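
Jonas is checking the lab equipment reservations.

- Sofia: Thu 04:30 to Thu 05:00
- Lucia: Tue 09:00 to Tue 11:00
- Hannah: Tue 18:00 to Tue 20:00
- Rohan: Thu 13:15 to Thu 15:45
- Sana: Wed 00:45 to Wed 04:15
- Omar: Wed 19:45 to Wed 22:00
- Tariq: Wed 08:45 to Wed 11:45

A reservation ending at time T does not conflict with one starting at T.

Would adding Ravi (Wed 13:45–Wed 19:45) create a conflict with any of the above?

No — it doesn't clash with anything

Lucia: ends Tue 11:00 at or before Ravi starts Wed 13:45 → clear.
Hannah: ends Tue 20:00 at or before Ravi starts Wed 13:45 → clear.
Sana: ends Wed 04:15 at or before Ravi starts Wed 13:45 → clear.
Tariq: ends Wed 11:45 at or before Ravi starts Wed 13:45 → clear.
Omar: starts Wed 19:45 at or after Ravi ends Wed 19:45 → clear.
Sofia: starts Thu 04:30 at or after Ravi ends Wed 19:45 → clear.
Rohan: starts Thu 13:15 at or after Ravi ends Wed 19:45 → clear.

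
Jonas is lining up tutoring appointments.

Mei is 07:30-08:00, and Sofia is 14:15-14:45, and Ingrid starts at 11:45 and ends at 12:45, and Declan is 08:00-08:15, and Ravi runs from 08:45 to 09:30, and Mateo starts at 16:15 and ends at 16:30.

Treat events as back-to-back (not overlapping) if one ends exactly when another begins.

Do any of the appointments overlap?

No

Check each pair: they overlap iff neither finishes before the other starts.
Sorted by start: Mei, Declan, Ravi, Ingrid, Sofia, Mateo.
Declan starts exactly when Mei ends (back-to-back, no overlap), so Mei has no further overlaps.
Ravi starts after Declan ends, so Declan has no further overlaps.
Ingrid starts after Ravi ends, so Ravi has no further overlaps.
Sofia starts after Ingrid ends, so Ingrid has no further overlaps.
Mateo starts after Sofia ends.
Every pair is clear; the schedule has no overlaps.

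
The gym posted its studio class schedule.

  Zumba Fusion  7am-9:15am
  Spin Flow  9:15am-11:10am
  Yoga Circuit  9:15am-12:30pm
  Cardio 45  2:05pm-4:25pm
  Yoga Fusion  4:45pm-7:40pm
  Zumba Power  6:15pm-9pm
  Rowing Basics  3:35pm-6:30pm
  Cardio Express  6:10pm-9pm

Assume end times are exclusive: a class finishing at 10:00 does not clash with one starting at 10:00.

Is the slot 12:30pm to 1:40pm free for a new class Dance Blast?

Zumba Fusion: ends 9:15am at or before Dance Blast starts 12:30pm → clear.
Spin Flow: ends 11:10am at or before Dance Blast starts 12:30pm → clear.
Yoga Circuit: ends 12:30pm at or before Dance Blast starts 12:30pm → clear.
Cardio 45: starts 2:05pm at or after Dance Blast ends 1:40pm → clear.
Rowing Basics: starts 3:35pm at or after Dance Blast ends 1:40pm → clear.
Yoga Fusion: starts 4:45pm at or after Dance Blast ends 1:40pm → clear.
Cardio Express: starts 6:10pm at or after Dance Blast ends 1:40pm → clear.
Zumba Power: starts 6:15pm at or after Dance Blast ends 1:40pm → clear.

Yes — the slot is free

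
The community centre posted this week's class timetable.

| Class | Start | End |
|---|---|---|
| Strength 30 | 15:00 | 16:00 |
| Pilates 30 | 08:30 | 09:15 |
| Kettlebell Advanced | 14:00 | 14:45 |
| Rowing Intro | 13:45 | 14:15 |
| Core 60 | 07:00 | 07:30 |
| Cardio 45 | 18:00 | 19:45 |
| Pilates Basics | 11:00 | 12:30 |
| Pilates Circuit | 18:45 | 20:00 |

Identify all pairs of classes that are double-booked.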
+ + +
» ACTIVITY
In the listing above, transcribe exactly everything from the line containing "Jonas is lining up tutoring appointments." down to the line containing "Treat events as", including both and nothing more.

» OUTPUT OF THE EXERCISE
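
Jonas is lining up tutoring appointments.

Mei is 07:30-08:00, and Sofia is 14:15-14:45, and Ingrid starts at 11:45 and ends at 12:45, and Declan is 08:00-08:15, and Ravi runs from 08:45 to 09:30, and Mateo starts at 16:15 and ends at 16:30.

Treat events as back-to-back (not overlapping) if one ends exactly when another begins.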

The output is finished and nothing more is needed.